Task to complete - Write the entries out exactly, with the final line being the one containing "- procedure: syllabify".

Material for the task -
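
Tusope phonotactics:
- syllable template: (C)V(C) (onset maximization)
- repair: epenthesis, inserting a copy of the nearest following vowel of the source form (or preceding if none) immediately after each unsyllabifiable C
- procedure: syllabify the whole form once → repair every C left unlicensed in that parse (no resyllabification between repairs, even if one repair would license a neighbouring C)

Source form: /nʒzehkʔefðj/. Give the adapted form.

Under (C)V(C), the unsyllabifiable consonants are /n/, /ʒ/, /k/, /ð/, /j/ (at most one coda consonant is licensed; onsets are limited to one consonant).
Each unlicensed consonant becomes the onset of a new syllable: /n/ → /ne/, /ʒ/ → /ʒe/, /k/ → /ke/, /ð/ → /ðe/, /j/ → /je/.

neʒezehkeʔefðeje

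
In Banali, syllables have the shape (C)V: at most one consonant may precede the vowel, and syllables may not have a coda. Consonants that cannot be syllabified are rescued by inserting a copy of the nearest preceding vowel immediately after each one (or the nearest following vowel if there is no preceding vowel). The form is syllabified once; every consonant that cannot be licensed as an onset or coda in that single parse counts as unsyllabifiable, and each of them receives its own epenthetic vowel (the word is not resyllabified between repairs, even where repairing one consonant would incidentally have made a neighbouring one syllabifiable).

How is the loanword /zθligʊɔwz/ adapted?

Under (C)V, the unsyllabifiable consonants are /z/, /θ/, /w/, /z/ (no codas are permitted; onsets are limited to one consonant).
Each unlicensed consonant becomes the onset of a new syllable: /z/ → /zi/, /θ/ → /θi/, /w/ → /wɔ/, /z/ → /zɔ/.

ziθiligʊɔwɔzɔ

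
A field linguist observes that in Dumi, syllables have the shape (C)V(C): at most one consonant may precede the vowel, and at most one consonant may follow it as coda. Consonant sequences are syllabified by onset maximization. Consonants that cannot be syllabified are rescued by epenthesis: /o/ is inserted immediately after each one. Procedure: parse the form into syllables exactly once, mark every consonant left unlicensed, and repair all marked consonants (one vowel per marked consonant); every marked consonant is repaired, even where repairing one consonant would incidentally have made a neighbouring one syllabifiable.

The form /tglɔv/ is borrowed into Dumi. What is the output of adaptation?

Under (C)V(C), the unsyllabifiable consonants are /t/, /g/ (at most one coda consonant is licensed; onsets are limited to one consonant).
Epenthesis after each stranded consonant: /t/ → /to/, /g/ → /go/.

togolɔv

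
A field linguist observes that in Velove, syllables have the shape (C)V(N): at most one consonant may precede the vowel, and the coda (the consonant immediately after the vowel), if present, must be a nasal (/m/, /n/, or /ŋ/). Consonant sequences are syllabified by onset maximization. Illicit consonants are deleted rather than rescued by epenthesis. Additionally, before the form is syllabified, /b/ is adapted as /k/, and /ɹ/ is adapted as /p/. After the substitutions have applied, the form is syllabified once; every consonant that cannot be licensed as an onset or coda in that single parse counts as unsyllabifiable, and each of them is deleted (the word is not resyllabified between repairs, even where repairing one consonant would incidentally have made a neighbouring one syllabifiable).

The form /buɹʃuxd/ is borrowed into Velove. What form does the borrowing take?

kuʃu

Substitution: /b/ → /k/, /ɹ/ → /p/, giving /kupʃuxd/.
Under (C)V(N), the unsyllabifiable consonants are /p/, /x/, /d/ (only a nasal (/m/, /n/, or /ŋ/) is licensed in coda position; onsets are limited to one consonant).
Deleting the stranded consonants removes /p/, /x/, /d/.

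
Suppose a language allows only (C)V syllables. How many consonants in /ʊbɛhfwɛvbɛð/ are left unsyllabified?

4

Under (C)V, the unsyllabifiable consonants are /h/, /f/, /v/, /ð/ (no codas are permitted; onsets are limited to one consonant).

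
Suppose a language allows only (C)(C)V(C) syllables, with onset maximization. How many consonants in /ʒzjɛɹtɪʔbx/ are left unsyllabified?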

Problem solution -
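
Tusope phonotactics:
- syllable template: (C)V(C) (onset maximization)
- repair: epenthesis, inserting a copy of the nearest following vowel of the source form (or preceding if none) immediately after each unsyllabifiable C
- procedure: syllabify the whole form once → repair every C left unlicensed in that parse (no resyllabification between repairs, even if one repair would license a neighbouring C)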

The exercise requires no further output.